- PROBLEM REQUIREMENTS
Scan the data, and whenever a line contains "Assume", copy it.

- RECORDS SUPPLIED
########

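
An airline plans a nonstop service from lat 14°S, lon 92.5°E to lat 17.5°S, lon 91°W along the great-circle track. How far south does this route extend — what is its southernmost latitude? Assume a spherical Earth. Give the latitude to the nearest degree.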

########

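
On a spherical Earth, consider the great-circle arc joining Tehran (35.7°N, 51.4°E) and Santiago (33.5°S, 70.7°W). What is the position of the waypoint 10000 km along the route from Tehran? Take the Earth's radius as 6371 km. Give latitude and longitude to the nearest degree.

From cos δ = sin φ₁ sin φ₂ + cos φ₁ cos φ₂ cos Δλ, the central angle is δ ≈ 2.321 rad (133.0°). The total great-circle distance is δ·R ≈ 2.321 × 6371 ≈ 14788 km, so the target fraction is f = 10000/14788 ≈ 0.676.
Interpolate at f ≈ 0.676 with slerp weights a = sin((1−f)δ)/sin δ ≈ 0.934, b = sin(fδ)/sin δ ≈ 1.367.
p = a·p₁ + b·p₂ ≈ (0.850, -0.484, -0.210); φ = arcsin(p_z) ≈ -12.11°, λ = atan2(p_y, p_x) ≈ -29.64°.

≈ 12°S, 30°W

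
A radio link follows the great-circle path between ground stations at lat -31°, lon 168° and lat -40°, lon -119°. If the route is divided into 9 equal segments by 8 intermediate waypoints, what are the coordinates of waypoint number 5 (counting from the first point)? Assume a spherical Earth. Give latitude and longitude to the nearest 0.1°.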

########

- ANSWER TO THE PROBLEM
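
An airline plans a nonstop service from lat 14°S, lon 92.5°E to lat 17.5°S, lon 91°W along the great-circle track. How far south does this route extend — what is its southernmost latitude? Assume a spherical Earth. Give the latitude to the nearest degree.
A radio link follows the great-circle path between ground stations at lat -31°, lon 168° and lat -40°, lon -119°. If the route is divided into 9 equal segments by 8 intermediate waypoints, what are the coordinates of waypoint number 5 (counting from the first point)? Assume a spherical Earth. Give latitude and longitude to the nearest 0.1°.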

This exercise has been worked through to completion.